_ASSIGNMENT_. Return the following entries exactly, word for word.

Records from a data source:
==*==
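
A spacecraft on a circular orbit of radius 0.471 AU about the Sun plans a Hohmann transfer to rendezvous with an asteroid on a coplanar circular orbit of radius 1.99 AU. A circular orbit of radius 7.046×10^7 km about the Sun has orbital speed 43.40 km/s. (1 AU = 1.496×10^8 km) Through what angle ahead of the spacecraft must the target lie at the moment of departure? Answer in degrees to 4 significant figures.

φ = 92.48°

From the circular-orbit relation v² = μ/r at r = 7.046×10^7 km: μ = v²r = (43.40)² × 7.046×10^7 = 1.32716×10^11 km³/s².
In km: r₁ = 0.471 × 1.496×10^8 = 7.04616×10^7 km; r₂ = 1.99 × 1.496×10^8 = 2.97704×10^8 km.
The Hohmann ellipse has a_t = (r₁ + r₂)/2 = 1.840828×10^8 km.
The half-period of the transfer ellipse is t = π√(a_t³/μ) = 2.1538×10^7 s.
The target's mean motion on its circular orbit is ω₂ = √(μ/r₂³) = 7.0923×10^-8 rad/s.
Angle swept by the target during transfer: ω₂·t = 1.5275 rad = 87.52°.
The spacecraft traverses 180° on the transfer ellipse, so the target must lead by 180° − 87.52° = 92.48°.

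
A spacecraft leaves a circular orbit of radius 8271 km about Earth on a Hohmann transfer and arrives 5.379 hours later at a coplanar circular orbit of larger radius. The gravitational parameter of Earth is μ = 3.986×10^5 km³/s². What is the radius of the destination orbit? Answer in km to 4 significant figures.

Transfer time t = 5.379 hours = 19364.4 s, and t = π√(a_t³/μ).
So a_t = (μ t²/π²)^(1/3) = (3.986×10^5 × (19364.4)² / π²)^(1/3) = 24741 km.
Since a_t = (r₁ + r₂)/2, r₂ = 2a_t − r₁ = 2×24741 − 8271 = 41211 km.

r₂ = 41210 km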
==*==
_TASK SOLUTION_.
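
A spacecraft on a circular orbit of radius 0.471 AU about the Sun plans a Hohmann transfer to rendezvous with an asteroid on a coplanar circular orbit of radius 1.99 AU. A circular orbit of radius 7.046×10^7 km about the Sun has orbital speed 43.40 km/s. (1 AU = 1.496×10^8 km) Through what angle ahead of the spacecraft must the target lie at the moment of departure? Answer in degrees to 4 significant figures.

φ = 92.48°

From the circular-orbit relation v² = μ/r at r = 7.046×10^7 km: μ = v²r = (43.40)² × 7.046×10^7 = 1.32716×10^11 km³/s².
In km: r₁ = 0.471 × 1.496×10^8 = 7.04616×10^7 km; r₂ = 1.99 × 1.496×10^8 = 2.97704×10^8 km.
The Hohmann ellipse has a_t = (r₁ + r₂)/2 = 1.840828×10^8 km.
The half-period of the transfer ellipse is t = π√(a_t³/μ) = 2.1538×10^7 s.
The target's mean motion on its circular orbit is ω₂ = √(μ/r₂³) = 7.0923×10^-8 rad/s.
Angle swept by the target during transfer: ω₂·t = 1.5275 rad = 87.52°.
The spacecraft traverses 180° on the transfer ellipse, so the target must lead by 180° − 87.52° = 92.48°.

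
A spacecraft leaves a circular orbit of radius 8271 km about Earth on a Hohmann transfer and arrives 5.379 hours later at a coplanar circular orbit of larger radius. The gravitational parameter of Earth is μ = 3.986×10^5 km³/s². What is the radius of the destination orbit? Answer in km to 4 significant figures.

Transfer time t = 5.379 hours = 19364.4 s, and t = π√(a_t³/μ).
So a_t = (μ t²/π²)^(1/3) = (3.986×10^5 × (19364.4)² / π²)^(1/3) = 24741 km.
Since a_t = (r₁ + r₂)/2, r₂ = 2a_t − r₁ = 2×24741 − 8271 = 41211 km.

r₂ = 41210 km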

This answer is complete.